EXERCISE INSTRUCTIONS: Examine the material below. Gather every line in which the string "survivorship" appears.

▬▬▬

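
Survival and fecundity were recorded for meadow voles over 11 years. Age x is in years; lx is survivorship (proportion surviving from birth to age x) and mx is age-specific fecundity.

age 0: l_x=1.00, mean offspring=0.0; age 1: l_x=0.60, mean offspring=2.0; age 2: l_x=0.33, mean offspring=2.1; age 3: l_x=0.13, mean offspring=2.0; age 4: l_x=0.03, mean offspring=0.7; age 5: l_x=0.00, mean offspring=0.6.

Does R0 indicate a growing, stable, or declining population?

growing

R0 = Σ lx·mx = 0 + 1.2 + 0.693 + 0.26 + 0.021 + 0 = 2.174
R0 > 1, so the population is growing.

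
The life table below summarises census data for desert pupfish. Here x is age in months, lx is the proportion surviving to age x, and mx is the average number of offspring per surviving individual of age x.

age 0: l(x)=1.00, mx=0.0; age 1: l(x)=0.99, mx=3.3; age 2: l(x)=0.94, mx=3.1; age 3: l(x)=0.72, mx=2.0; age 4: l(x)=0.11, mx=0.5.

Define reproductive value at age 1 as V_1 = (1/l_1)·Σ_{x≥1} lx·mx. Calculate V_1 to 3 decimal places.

lx·mx for x ≥ 1: 3.267, 2.914, 1.44, 0.055 → sum = 7.676
V_1 = 7.676 / l_1 = 7.676 / 0.99 = 7.753535… → 7.754

7.754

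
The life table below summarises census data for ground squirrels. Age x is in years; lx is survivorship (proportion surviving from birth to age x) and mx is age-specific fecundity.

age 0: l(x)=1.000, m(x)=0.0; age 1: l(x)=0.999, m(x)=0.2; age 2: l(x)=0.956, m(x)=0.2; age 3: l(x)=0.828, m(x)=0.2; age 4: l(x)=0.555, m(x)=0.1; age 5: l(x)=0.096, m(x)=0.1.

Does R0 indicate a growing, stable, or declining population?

R0 = Σ lx·mx = 0 + 0.1998 + 0.1912 + 0.1656 + 0.0555 + 0.0096 = 0.6217
R0 < 1, so the population is declining.

declining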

▬▬▬

ANSWER TO THE EXERCISE:
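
Survival and fecundity were recorded for meadow voles over 11 years. Age x is in years; lx is survivorship (proportion surviving from birth to age x) and mx is age-specific fecundity.
The life table below summarises census data for ground squirrels. Age x is in years; lx is survivorship (proportion surviving from birth to age x) and mx is age-specific fecundity.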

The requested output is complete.